= Entries provided =
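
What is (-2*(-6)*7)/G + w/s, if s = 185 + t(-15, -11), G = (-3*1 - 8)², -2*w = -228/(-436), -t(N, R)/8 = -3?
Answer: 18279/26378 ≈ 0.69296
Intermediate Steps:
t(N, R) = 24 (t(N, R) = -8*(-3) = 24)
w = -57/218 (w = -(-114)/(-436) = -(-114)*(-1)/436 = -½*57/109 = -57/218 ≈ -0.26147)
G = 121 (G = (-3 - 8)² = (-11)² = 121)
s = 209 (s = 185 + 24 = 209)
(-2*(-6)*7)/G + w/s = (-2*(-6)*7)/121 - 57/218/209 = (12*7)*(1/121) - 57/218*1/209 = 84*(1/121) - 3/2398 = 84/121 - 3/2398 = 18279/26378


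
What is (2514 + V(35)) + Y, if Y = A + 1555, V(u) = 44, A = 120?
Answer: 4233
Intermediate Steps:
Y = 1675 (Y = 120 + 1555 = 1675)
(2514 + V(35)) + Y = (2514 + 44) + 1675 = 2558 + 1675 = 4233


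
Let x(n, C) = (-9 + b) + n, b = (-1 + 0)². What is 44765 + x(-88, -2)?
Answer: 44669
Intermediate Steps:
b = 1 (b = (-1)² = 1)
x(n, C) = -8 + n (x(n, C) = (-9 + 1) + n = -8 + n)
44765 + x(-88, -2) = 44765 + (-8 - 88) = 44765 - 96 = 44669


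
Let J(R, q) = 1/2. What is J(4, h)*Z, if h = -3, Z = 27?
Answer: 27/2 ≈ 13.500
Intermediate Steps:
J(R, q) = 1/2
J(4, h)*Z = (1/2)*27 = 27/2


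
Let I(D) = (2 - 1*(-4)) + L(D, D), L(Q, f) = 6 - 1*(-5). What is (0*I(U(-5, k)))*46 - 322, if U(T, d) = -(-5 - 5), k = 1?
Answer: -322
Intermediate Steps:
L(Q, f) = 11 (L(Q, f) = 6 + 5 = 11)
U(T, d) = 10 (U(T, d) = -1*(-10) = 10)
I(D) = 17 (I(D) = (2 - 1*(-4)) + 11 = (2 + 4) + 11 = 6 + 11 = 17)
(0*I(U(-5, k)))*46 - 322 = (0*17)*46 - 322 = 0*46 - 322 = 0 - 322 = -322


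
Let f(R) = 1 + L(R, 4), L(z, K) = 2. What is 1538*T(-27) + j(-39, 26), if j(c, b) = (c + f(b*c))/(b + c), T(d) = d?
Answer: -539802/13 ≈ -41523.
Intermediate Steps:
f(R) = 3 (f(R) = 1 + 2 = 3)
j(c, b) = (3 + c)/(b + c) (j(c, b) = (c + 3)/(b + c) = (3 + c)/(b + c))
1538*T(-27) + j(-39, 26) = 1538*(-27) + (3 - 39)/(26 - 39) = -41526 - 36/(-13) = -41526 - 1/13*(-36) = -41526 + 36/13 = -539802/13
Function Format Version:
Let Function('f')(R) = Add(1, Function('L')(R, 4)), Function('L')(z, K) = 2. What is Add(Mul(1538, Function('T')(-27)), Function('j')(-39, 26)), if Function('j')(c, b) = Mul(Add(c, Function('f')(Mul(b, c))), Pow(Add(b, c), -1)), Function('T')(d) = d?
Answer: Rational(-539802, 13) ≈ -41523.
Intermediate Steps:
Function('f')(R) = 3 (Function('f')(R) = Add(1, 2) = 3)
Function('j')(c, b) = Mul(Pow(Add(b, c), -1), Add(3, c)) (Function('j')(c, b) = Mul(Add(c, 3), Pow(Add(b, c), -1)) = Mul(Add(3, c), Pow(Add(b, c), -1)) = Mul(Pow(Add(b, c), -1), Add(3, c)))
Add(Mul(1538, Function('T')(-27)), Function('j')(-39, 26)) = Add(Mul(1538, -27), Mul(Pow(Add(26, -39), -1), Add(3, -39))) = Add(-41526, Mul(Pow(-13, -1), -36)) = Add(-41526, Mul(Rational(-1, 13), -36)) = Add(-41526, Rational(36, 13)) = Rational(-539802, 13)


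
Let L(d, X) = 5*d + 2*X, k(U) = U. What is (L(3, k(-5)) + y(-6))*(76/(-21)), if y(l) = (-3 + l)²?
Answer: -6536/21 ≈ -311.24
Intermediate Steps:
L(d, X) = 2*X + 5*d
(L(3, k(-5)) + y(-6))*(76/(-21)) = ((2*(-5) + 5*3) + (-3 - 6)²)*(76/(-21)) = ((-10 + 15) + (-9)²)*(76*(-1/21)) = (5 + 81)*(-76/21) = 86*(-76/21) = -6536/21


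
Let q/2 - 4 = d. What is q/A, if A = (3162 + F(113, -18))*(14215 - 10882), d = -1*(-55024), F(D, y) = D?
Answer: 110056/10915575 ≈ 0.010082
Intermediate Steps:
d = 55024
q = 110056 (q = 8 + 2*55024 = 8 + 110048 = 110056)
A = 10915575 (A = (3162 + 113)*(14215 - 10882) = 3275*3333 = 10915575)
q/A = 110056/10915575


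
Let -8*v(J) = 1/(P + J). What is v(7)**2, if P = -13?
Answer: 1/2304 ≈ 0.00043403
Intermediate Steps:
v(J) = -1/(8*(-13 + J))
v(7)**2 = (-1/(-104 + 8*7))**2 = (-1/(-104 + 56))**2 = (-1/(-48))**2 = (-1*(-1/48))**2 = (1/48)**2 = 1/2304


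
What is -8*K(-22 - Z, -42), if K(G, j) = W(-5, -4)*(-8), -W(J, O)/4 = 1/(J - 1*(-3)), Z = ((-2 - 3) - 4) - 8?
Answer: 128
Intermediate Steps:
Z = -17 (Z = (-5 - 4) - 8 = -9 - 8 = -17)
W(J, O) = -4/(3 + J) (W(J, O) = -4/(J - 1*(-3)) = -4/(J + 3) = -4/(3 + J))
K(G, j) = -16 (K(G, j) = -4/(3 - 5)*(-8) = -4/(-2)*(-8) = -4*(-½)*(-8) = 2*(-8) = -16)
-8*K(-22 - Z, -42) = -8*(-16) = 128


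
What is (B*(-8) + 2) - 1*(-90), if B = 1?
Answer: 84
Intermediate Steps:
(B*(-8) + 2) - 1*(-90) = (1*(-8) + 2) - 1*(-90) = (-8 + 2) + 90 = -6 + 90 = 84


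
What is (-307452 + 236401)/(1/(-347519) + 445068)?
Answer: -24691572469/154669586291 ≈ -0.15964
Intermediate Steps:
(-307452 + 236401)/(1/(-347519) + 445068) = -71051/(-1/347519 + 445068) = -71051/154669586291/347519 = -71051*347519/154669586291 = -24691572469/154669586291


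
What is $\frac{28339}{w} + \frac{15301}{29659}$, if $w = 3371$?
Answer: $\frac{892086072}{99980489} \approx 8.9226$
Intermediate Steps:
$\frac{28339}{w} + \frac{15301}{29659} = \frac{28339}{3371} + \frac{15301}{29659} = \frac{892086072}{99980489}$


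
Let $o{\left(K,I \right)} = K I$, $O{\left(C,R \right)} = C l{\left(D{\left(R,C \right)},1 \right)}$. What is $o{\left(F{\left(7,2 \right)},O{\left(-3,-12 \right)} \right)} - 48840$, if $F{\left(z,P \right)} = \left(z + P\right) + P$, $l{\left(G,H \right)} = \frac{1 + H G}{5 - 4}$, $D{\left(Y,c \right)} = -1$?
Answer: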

= What is needed =
Transcribe the lines from the first line of the records through the line that contains "Answer: 18279/26378 ≈ 0.69296", both included, and add nothing else.

= Task response =
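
What is (-2*(-6)*7)/G + w/s, if s = 185 + t(-15, -11), G = (-3*1 - 8)², -2*w = -228/(-436), -t(N, R)/8 = -3?
Answer: 18279/26378 ≈ 0.69296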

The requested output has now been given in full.